Top of GIVEN RECORDS

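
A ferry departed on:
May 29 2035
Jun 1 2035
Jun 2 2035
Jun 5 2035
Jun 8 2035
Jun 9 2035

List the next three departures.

Gaps: 3, 1, 3, 3, 1 days — not constant, but cyclic with period 3.
The events fall on every Tuesday, Friday and Saturday.
Next Tuesday: Jun 12 2035.
The following Friday is Jun 15 2035.
Next Saturday: Jun 16 2035.

Jun 12 2035, Jun 15 2035, Jun 16 2035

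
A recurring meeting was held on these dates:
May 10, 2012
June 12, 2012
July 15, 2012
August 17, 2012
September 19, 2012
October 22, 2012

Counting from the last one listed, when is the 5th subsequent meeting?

The spacing is 33, 33, 33, 33, 33 days — always 33 days.
October 22, 2012 + 33 days = November 24, 2012.
November 24, 2012 + 33 days = December 27, 2012.
December 27, 2012 + 33 days = January 29, 2013.
January 29, 2013 + 33 days = March 3, 2013.
March 3, 2013 + 33 days = April 5, 2013.

April 5, 2013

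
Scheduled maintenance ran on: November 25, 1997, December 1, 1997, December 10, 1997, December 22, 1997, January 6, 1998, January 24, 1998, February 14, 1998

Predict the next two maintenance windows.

March 10, 1998; April 6, 1998

Gaps: 6, 9, 12, 15, 18, 21 days — each gap is 3 larger than the previous one.
Next gap: 24 days. February 14, 1998 + 24 days = March 10, 1998.
Next gap: 27 days. March 10, 1998 + 27 days = April 6, 1998.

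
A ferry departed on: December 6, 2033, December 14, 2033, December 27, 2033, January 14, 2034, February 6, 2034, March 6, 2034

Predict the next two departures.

The spacing grows by 5 each time: 8, 13, 18, 23, 28 days.
Next gap: 33 days. March 6, 2034 + 33 days = April 8, 2034.
Next gap: 38 days. April 8, 2034 + 38 days = May 16, 2034.

April 8, 2034; May 16, 2034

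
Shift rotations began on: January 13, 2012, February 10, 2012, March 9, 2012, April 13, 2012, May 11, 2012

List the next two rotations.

These are Fridays at 28- or 35-day spacing (28, 28, 35, 28).
The pattern: 2nd Friday of the month.
June 2012 — 2nd Friday is June 8, 2012.
July 2012 — 2nd Friday is July 13, 2012.

June 8, 2012; July 13, 2012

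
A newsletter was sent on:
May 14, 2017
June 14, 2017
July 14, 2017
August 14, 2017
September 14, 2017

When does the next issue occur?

The day-of-month is always 14 (31, 30, 31, 31 days between events).
So this recurs on the 14th of each month.
Next: October 2017 → October 14, 2017.

October 14, 2017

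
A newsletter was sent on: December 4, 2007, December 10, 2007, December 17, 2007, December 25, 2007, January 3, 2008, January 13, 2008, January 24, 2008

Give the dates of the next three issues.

February 5, 2008; February 18, 2008; March 3, 2008

Intervals are 6, 7, 8, 9, 10, 11 days — an arithmetic progression with common difference 1.
Next gap: 12 days. January 24, 2008 + 12 days = February 5, 2008.
Next gap: 13 days. February 5, 2008 + 13 days = February 18, 2008.
Next gap: 14 days. February 18, 2008 + 14 days = March 3, 2008.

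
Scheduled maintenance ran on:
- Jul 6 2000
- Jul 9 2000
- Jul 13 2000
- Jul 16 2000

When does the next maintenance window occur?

Jul 20 2000

Every event lands on a Thursday or Sunday (gaps cycle 3, 4, 3).
So the schedule is: every Thursday and Sunday.
The following Thursday is Jul 20 2000.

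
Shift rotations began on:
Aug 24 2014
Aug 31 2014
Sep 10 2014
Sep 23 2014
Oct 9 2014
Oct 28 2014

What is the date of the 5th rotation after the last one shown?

Mar 17 2015

The spacing grows by 3 each time: 7, 10, 13, 16, 19 days.
Next gap: 22 days. Oct 28 2014 + 22 days = Nov 19 2014.
Next gap: 25 days. Nov 19 2014 + 25 days = Dec 14 2014.
Next gap: 28 days. Dec 14 2014 + 28 days = Jan 11 2015.
Next gap: 31 days. Jan 11 2015 + 31 days = Feb 11 2015.
Next gap: 34 days. Feb 11 2015 + 34 days = Mar 17 2015.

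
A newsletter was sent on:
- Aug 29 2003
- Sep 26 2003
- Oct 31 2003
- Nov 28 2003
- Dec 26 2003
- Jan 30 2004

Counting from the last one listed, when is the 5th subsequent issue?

Every date is a Friday; gaps 28, 35, 28, 28, 35 days.
Each is the last Friday of its month (at least one falls on the 29th or later, ruling out '4th Friday').
Last Friday of February 2004: Feb 27 2004.
Last Friday of March 2004: Mar 26 2004.
April 2004 ends with Friday Apr 30 2004.
May 2004 ends with Friday May 28 2004.
Last Friday of June 2004: Jun 25 2004.

Jun 25 2004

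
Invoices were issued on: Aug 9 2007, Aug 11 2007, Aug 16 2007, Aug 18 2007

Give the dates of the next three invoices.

The gap pattern 2, 5, 2 repeats every 2 events.
These are the Thursdays and Saturdays of each week.
The following Thursday is Aug 23 2007.
The following Saturday is Aug 25 2007.
The following Thursday is Aug 30 2007.

Aug 23 2007, Aug 25 2007, Aug 30 2007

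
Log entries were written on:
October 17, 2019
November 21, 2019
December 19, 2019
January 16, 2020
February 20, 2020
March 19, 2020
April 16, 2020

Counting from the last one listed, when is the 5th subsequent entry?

All dates are Thursdays, 35, 28, 28, 35, 28, 28 days apart.
Specifically, the 3rd Thursday of each month.
May 2020 — 3rd Thursday is May 21, 2020.
June 2020 — 3rd Thursday is June 18, 2020.
July 2020 — 3rd Thursday is July 16, 2020.
August 2020 — 3rd Thursday is August 20, 2020.
3rd Thursday of September 2020: September 17, 2020.

September 17, 2020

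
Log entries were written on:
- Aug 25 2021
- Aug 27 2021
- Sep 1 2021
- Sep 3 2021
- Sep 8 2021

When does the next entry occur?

Sep 10 2021

The gap pattern 2, 5, 2, 5 repeats every 2 events.
These are the Wednesdays and Fridays of each week.
The following Friday is Sep 10 2021.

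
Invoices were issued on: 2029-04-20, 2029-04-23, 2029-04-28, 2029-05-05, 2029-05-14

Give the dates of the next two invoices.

2029-05-25, 2029-06-07

Intervals are 3, 5, 7, 9 days — an arithmetic progression with common difference 2.
Next gap: 11 days. 2029-05-14 + 11 days = 2029-05-25.
Next gap: 13 days. 2029-05-25 + 13 days = 2029-06-07.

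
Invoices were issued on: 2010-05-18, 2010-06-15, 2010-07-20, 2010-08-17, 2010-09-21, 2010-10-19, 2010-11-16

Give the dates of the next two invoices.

2010-12-21, 2011-01-18

Gaps: 28, 35, 28, 35, 28, 28 days — a mix of 28 and 35. Every date is a Tuesday.
Each is the 3rd Tuesday of its month.
December 2010 — 3rd Tuesday is 2010-12-21.
January 2011 — 3rd Tuesday is 2011-01-18.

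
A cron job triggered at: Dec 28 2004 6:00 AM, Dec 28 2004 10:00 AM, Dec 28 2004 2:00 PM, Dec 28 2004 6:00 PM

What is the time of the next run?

The interval is a steady 4 hours (4, 4, 4).
Dec 28 2004 6:00 PM + 4 h = Dec 28 2004 10:00 PM.

Dec 28 2004 10:00 PM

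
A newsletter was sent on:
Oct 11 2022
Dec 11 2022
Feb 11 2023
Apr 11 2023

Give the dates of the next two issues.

Each date is the 11th; the gaps (61, 62, 59) track the month lengths.
The rule is the 11th of every 2 months.
Next: June 2023 → Jun 11 2023.
August 2023: Aug 11 2023.

Jun 11 2023, Aug 11 2023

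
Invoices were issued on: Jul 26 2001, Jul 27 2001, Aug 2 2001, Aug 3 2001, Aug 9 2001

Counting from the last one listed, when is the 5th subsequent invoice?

The gap pattern 1, 6, 1, 6 repeats every 2 events.
These are the Thursdays and Fridays of each week.
The following Friday is Aug 10 2001.
Next Thursday: Aug 16 2001.
The following Friday is Aug 17 2001.
The following Thursday is Aug 23 2001.
Next Friday: Aug 24 2001.

Aug 24 2001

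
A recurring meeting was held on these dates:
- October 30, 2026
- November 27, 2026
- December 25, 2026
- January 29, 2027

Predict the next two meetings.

February 26, 2027; March 26, 2027

Every date is a Friday; gaps 28, 28, 35 days.
Each is the last Friday of its month (at least one falls on the 29th or later, ruling out '4th Friday').
February 2027 ends with Friday February 26, 2027.
March 2027 ends with Friday March 26, 2027.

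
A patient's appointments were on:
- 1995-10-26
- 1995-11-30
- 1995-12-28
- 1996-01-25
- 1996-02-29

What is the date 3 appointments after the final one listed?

1996-05-30

Every date is a Thursday; gaps 35, 28, 28, 35 days.
Each is the last Thursday of its month (at least one falls on the 29th or later, ruling out '4th Thursday').
Last Thursday of March 1996: 1996-03-28.
Last Thursday of April 1996: 1996-04-25.
May 1996 ends with Thursday 1996-05-30.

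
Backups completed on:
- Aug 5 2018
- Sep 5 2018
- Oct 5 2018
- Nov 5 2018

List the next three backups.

Dec 5 2018, Jan 5 2019, Feb 5 2019

The day-of-month is always 5 (31, 30, 31 days between events).
So this recurs on the 5th of each month.
December 2018: Dec 5 2018.
January 2019: Jan 5 2019.
Next: February 2019 → Feb 5 2019.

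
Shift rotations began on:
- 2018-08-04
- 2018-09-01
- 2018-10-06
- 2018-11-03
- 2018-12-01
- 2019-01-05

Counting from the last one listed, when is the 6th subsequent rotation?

2019-07-06

These are Saturdays at 28- or 35-day spacing (28, 35, 28, 28, 35).
The pattern: 1st Saturday of the month.
February 2019 — 1st Saturday is 2019-02-02.
March 2019 — 1st Saturday is 2019-03-02.
April 2019 — 1st Saturday is 2019-04-06.
1st Saturday of May 2019: 2019-05-04.
June 2019 — 1st Saturday is 2019-06-01.
July 2019 — 1st Saturday is 2019-07-06.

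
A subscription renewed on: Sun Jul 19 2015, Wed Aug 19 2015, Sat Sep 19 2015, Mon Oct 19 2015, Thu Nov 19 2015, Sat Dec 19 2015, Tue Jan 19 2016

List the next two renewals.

Fri Feb 19 2016, Sat Mar 19 2016

The day-of-month is always 19 (31, 31, 30, 31, 30, 31 days between events).
So this recurs on the 19th of each month.
February 2016: Fri Feb 19 2016.
March 2016: Sat Mar 19 2016.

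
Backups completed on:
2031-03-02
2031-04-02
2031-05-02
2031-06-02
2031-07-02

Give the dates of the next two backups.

2031-08-02, 2031-09-02

Gaps: 31, 30, 31, 30 days — not constant. Every event is on the 2nd of the month.
Pattern: the 2nd of each month.
Next: August 2031 → 2031-08-02.
Next: September 2031 → 2031-09-02.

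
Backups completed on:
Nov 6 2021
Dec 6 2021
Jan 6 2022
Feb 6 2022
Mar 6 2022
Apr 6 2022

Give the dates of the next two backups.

Each date is the 6th; the gaps (30, 31, 31, 28, 31) track the month lengths.
The rule is the 6th of each month.
Next: May 2022 → May 6 2022.
Next: June 2022 → Jun 6 2022.

May 6 2022, Jun 6 2022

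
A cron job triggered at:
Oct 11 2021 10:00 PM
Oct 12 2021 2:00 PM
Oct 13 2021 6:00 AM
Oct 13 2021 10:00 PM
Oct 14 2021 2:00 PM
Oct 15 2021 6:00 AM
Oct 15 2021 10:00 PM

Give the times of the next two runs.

The interval is a steady 16 hours (16, 16, 16, 16, 16, 16).
Oct 15 2021 10:00 PM + 16 h = Oct 16 2021 2:00 PM.
Oct 16 2021 2:00 PM + 16 h = Oct 17 2021 6:00 AM.

Oct 16 2021 2:00 PM, Oct 17 2021 6:00 AM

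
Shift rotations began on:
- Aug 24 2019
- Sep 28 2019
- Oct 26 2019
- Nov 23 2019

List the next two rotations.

Dec 28 2019, Jan 25 2020

Gaps: 35, 28, 28 days — a mix of 28 and 35. Every date is a Saturday.
Each is the 4th Saturday of its month.
December 2019 — 4th Saturday is Dec 28 2019.
4th Saturday of January 2020: Jan 25 2020.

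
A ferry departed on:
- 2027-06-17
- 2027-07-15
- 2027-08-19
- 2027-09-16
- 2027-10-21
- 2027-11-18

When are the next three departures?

Gaps: 28, 35, 28, 35, 28 days — a mix of 28 and 35. Every date is a Thursday.
Each is the 3rd Thursday of its month.
December 2027 — 3rd Thursday is 2027-12-16.
3rd Thursday of January 2028: 2028-01-20.
February 2028 — 3rd Thursday is 2028-02-17.

2027-12-16, 2028-01-20, 2028-02-17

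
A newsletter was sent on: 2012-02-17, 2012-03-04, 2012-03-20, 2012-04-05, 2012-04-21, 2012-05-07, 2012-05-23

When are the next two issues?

2012-06-08, 2012-06-24

Every event comes 16 days after the last (16, 16, 16, 16, 16, 16).
2012-05-23 + 16 days = 2012-06-08.
2012-06-08 + 16 days = 2012-06-24.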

Bottom of GIVEN RECORDS

WHAT THE TASK REQUIRES: What you give back should be only the lines of the records above, starting at the line with "Feb 11 2023" and ending at the line with "- 2019-01-05", restated word for word.

ANSWER TO THE EXERCISE:
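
Feb 11 2023
Apr 11 2023

Give the dates of the next two issues.

Each date is the 11th; the gaps (61, 62, 59) track the month lengths.
The rule is the 11th of every 2 months.
Next: June 2023 → Jun 11 2023.
August 2023: Aug 11 2023.

Jun 11 2023, Aug 11 2023

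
Invoices were issued on: Jul 26 2001, Jul 27 2001, Aug 2 2001, Aug 3 2001, Aug 9 2001

Counting from the last one listed, when is the 5th subsequent invoice?

The gap pattern 1, 6, 1, 6 repeats every 2 events.
These are the Thursdays and Fridays of each week.
The following Friday is Aug 10 2001.
Next Thursday: Aug 16 2001.
The following Friday is Aug 17 2001.
The following Thursday is Aug 23 2001.
Next Friday: Aug 24 2001.

Aug 24 2001

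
A recurring meeting was held on these dates:
- October 30, 2026
- November 27, 2026
- December 25, 2026
- January 29, 2027

Predict the next two meetings.

February 26, 2027; March 26, 2027

Every date is a Friday; gaps 28, 28, 35 days.
Each is the last Friday of its month (at least one falls on the 29th or later, ruling out '4th Friday').
February 2027 ends with Friday February 26, 2027.
March 2027 ends with Friday March 26, 2027.

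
A patient's appointments were on:
- 1995-10-26
- 1995-11-30
- 1995-12-28
- 1996-01-25
- 1996-02-29

What is the date 3 appointments after the final one listed?

1996-05-30

Every date is a Thursday; gaps 35, 28, 28, 35 days.
Each is the last Thursday of its month (at least one falls on the 29th or later, ruling out '4th Thursday').
Last Thursday of March 1996: 1996-03-28.
Last Thursday of April 1996: 1996-04-25.
May 1996 ends with Thursday 1996-05-30.

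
Backups completed on:
- Aug 5 2018
- Sep 5 2018
- Oct 5 2018
- Nov 5 2018

List the next three backups.

Dec 5 2018, Jan 5 2019, Feb 5 2019

The day-of-month is always 5 (31, 30, 31 days between events).
So this recurs on the 5th of each month.
December 2018: Dec 5 2018.
January 2019: Jan 5 2019.
Next: February 2019 → Feb 5 2019.

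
Shift rotations began on:
- 2018-08-04
- 2018-09-01
- 2018-10-06
- 2018-11-03
- 2018-12-01
- 2019-01-05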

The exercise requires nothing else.